**Instructions for the task**.
Lines before the one containing "Let q = (61" are excluded; retype that line and all remaining lines of the material exactly.
━━━━━━━━━━━━━━━━━━━━━━━━━━━━━━
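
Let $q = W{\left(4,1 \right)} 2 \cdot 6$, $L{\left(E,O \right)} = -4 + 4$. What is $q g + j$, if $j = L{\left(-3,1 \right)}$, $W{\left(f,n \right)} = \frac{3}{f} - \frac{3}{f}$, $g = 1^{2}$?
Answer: $0$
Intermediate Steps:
$g = 1$
$W{\left(f,n \right)} = 0$
$L{\left(E,O \right)} = 0$
$j = 0$
$q = 0$ ($q = 0 \cdot 2 \cdot 6 = 0 \cdot 6 = 0$)
$q g + j = 0 \cdot 1 + 0 = 0 + 0 = 0$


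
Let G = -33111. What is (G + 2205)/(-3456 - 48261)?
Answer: 10302/17239 ≈ 0.59760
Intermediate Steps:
(G + 2205)/(-3456 - 48261) = (-33111 + 2205)/(-3456 - 48261) = -30906/(-51717) = -30906*(-1/51717) = 10302/17239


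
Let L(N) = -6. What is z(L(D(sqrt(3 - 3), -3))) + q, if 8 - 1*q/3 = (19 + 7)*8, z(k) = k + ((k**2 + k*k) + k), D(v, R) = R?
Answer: -540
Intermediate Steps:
z(k) = 2*k + 2*k**2 (z(k) = k + ((k**2 + k**2) + k) = k + (2*k**2 + k) = k + (k + 2*k**2) = 2*k + 2*k**2)
q = -600 (q = 24 - 3*(19 + 7)*8 = 24 - 78*8 = 24 - 3*208 = 24 - 624 = -600)
z(L(D(sqrt(3 - 3), -3))) + q = 2*(-6)*(1 - 6) - 600 = 2*(-6)*(-5) - 600 = 60 - 600 = -540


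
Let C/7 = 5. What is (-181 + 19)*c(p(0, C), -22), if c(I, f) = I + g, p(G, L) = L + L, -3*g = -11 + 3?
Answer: -11772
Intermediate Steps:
C = 35 (C = 7*5 = 35)
g = 8/3 (g = -(-11 + 3)/3 = -⅓*(-8) = 8/3 ≈ 2.6667)
p(G, L) = 2*L
c(I, f) = 8/3 + I (c(I, f) = I + 8/3 = 8/3 + I)
(-181 + 19)*c(p(0, C), -22) = (-181 + 19)*(8/3 + 2*35) = -162*(8/3 + 70) = -162*218/3 = -11772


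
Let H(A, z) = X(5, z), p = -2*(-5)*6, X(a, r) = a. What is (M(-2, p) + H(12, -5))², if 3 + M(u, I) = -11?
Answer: 81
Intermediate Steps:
p = 60 (p = 10*6 = 60)
H(A, z) = 5
M(u, I) = -14 (M(u, I) = -3 - 11 = -14)
(M(-2, p) + H(12, -5))² = (-14 + 5)² = (-9)² = 81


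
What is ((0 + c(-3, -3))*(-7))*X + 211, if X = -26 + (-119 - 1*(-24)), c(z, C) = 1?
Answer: 1058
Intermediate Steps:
X = -121 (X = -26 + (-119 + 24) = -26 - 95 = -121)
((0 + c(-3, -3))*(-7))*X + 211 = ((0 + 1)*(-7))*(-121) + 211 = (1*(-7))*(-121) + 211 = -7*(-121) + 211 = 847 + 211 = 1058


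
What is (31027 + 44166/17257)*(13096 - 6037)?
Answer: 3779932884195/17257 ≈ 2.1904e+8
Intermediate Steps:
(31027 + 44166/17257)*(13096 - 6037) = (31027 + 44166*(1/17257))*7059 = (31027 + 44166/17257)*7059 = (535477105/17257)*7059 = 3779932884195/17257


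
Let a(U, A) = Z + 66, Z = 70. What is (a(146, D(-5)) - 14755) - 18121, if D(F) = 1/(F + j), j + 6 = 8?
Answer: -32740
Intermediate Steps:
j = 2 (j = -6 + 8 = 2)
D(F) = 1/(2 + F) (D(F) = 1/(F + 2) = 1/(2 + F))
a(U, A) = 136 (a(U, A) = 70 + 66 = 136)
(a(146, D(-5)) - 14755) - 18121 = (136 - 14755) - 18121 = -14619 - 18121 = -32740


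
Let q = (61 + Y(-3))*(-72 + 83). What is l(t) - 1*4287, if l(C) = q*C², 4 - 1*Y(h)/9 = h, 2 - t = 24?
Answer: 655889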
━━━━━━━━━━━━━━━━━━━━━━━━━━━━━━
**Result for this exercise**.
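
Let q = (61 + Y(-3))*(-72 + 83). What is l(t) - 1*4287, if l(C) = q*C², 4 - 1*Y(h)/9 = h, 2 - t = 24?
Answer: 655889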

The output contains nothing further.